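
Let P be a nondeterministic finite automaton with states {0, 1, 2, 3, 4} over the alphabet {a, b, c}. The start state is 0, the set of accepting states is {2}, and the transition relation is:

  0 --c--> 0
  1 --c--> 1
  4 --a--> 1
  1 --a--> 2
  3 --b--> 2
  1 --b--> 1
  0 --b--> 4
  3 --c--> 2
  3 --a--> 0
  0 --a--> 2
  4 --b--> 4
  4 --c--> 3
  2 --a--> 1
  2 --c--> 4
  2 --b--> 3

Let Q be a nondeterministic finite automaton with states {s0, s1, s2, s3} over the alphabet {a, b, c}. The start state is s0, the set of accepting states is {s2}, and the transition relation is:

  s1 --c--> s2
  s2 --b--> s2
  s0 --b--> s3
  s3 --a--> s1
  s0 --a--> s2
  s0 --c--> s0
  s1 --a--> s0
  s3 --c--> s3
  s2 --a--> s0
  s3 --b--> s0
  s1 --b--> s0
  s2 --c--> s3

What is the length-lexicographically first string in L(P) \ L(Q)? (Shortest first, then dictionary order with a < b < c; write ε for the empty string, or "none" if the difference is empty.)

abc

The string abc is accepted by P but not by Q.
No shorter string lies in the difference, and abc is the lexicographically first length-3 string in L(P) \ L(Q).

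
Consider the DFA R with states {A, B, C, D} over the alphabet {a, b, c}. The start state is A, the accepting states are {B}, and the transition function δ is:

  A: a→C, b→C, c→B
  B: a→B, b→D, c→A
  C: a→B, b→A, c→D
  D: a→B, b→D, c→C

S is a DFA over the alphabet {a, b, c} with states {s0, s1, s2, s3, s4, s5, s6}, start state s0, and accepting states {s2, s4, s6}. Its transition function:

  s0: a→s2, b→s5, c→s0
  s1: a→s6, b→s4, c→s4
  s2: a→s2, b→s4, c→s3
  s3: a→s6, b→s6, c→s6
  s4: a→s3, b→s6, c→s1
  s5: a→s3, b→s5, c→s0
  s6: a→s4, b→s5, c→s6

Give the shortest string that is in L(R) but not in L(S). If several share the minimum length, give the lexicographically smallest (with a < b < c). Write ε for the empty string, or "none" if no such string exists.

The string c is accepted by R but not by S.
No shorter string lies in the difference, and c is the lexicographically first length-1 string in L(R) \ L(S).

c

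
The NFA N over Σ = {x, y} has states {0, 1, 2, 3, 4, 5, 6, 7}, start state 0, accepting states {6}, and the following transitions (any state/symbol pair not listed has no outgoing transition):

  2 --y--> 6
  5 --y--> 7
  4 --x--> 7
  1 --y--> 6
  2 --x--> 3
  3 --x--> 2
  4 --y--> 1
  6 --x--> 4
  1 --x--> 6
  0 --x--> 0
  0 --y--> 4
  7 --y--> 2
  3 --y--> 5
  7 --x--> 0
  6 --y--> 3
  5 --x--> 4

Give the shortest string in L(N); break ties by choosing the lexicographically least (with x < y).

A breadth-first search from 0 reaches an accepting state first via the path 0 → 4 → 1 → 6 on input yyx.
No string of length < 3 is accepted (BFS exhausts all shorter strings without reaching an accepting state), and yyx is the lexicographically least accepting string of length 3.

yyx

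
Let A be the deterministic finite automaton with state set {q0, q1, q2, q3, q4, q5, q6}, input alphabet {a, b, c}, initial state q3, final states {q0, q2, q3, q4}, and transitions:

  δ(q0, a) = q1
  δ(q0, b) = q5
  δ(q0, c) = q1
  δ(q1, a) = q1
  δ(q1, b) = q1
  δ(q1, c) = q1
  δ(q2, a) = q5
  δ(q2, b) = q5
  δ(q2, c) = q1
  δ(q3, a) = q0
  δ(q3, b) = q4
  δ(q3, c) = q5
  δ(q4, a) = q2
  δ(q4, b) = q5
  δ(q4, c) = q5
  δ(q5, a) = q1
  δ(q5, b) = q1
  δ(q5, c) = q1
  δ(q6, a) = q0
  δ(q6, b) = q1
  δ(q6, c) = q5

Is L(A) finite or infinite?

The useful states (reachable from q3 and able to reach an accepting state) are {q0, q2, q3, q4}.
Restricted to these states the transition graph has no cycle, so every accepting path has bounded length and L is finite.

finite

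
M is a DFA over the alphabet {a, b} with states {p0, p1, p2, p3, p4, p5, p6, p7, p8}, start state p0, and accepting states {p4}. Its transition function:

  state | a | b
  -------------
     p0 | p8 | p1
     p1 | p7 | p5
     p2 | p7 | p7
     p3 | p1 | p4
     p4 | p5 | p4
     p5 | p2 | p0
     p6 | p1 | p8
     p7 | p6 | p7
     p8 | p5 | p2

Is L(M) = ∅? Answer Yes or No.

The states reachable from the start state are {p0, p1, p2, p5, p6, p7, p8}.
None of the accepting states {p4} is reachable, so no string is accepted and L(M) = ∅.

Yes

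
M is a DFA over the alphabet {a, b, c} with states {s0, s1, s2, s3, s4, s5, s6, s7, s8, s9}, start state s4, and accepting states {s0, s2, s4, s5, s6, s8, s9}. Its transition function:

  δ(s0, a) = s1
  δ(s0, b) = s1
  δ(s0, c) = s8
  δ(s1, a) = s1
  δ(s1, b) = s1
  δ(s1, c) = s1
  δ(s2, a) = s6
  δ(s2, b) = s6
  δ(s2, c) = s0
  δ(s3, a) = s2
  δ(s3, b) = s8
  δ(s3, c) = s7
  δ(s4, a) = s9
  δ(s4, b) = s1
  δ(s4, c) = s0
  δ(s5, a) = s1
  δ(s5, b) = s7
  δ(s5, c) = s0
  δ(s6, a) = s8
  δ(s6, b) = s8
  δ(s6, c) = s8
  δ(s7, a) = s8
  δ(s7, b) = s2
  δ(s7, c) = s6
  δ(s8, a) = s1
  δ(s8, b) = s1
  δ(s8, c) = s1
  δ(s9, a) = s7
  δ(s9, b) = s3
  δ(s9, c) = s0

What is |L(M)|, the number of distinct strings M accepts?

The useful subgraph on states {s0, s2, s3, s4, s6, s7, s8, s9} is acyclic, so L(M) is finite; the longest accepting path visits 7 useful states, giving maximum string length 6.
Counting accepting paths from s4 by length: 1 of length 0, 2 of length 1, 2 of length 2, 6 of length 3, 12 of length 4, 20 of length 5, 7 of length 6. Total 50.

50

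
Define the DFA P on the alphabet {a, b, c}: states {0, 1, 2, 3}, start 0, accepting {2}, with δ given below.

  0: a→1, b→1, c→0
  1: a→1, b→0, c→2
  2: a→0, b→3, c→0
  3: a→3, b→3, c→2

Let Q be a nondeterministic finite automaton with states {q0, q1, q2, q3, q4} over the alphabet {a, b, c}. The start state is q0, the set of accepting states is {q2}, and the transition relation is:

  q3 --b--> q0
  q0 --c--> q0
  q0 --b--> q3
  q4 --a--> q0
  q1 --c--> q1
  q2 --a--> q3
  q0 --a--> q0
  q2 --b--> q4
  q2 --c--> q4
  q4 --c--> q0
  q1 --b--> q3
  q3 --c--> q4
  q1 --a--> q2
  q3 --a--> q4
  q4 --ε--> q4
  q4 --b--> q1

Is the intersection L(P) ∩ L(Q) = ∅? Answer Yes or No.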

_ _ _ _ _ _ _

» About this exercise
An exact repetition of the material above is required, from its first line through the line holding "s6: a→s4, b→s5, c→s6", with nothing added.

» Final answer
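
Let P be a nondeterministic finite automaton with states {0, 1, 2, 3, 4} over the alphabet {a, b, c}. The start state is 0, the set of accepting states is {2}, and the transition relation is:

  0 --c--> 0
  1 --c--> 1
  4 --a--> 1
  1 --a--> 2
  3 --b--> 2
  1 --b--> 1
  0 --b--> 4
  3 --c--> 2
  3 --a--> 0
  0 --a--> 2
  4 --b--> 4
  4 --c--> 3
  2 --a--> 1
  2 --c--> 4
  2 --b--> 3

Let Q be a nondeterministic finite automaton with states {s0, s1, s2, s3} over the alphabet {a, b, c}. The start state is s0, the set of accepting states is {s2}, and the transition relation is:

  s1 --c--> s2
  s2 --b--> s2
  s0 --b--> s3
  s3 --a--> s1
  s0 --a--> s2
  s0 --c--> s0
  s1 --a--> s0
  s3 --c--> s3
  s2 --a--> s0
  s3 --b--> s0
  s1 --b--> s0
  s2 --c--> s3

What is the length-lexicographically first string in L(P) \ L(Q)? (Shortest first, then dictionary order with a < b < c; write ε for the empty string, or "none" if the difference is empty.)

abc

The string abc is accepted by P but not by Q.
No shorter string lies in the difference, and abc is the lexicographically first length-3 string in L(P) \ L(Q).

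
Consider the DFA R with states {A, B, C, D} over the alphabet {a, b, c}. The start state is A, the accepting states are {B}, and the transition function δ is:

  A: a→C, b→C, c→B
  B: a→B, b→D, c→A
  C: a→B, b→A, c→D
  D: a→B, b→D, c→C

S is a DFA over the alphabet {a, b, c} with states {s0, s1, s2, s3, s4, s5, s6}, start state s0, and accepting states {s2, s4, s6}. Its transition function:

  s0: a→s2, b→s5, c→s0
  s1: a→s6, b→s4, c→s4
  s2: a→s2, b→s4, c→s3
  s3: a→s6, b→s6, c→s6
  s4: a→s3, b→s6, c→s1
  s5: a→s3, b→s5, c→s0
  s6: a→s4, b→s5, c→s6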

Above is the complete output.